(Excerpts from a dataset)
-- Opening Marker --

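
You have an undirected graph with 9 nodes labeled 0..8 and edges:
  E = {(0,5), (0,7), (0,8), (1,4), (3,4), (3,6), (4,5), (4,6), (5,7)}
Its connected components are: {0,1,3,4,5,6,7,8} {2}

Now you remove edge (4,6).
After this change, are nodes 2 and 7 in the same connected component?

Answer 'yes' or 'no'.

Answer: no

Derivation:
Initial components: {0,1,3,4,5,6,7,8} {2}
Removing edge (4,6): not a bridge — component count unchanged at 2.
New components: {0,1,3,4,5,6,7,8} {2}
Are 2 and 7 in the same component? no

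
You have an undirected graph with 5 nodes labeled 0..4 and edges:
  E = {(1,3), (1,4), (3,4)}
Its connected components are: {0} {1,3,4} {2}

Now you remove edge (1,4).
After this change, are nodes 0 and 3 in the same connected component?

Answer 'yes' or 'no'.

Initial components: {0} {1,3,4} {2}
Removing edge (1,4): not a bridge — component count unchanged at 3.
New components: {0} {1,3,4} {2}
Are 0 and 3 in the same component? no

Answer: no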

-- Closing Marker --

Output each line of the records above exactly, beginning at the first, and stop once the line containing "After this change, are nodes 0" has been output.

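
You have an undirected graph with 9 nodes labeled 0..8 and edges:
  E = {(0,5), (0,7), (0,8), (1,4), (3,4), (3,6), (4,5), (4,6), (5,7)}
Its connected components are: {0,1,3,4,5,6,7,8} {2}

Now you remove edge (4,6).
After this change, are nodes 2 and 7 in the same connected component?

Answer 'yes' or 'no'.

Answer: no

Derivation:
Initial components: {0,1,3,4,5,6,7,8} {2}
Removing edge (4,6): not a bridge — component count unchanged at 2.
New components: {0,1,3,4,5,6,7,8} {2}
Are 2 and 7 in the same component? no

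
You have an undirected graph with 5 nodes labeled 0..4 and edges:
  E = {(1,3), (1,4), (3,4)}
Its connected components are: {0} {1,3,4} {2}

Now you remove edge (1,4).
After this change, are nodes 0 and 3 in the same connected component?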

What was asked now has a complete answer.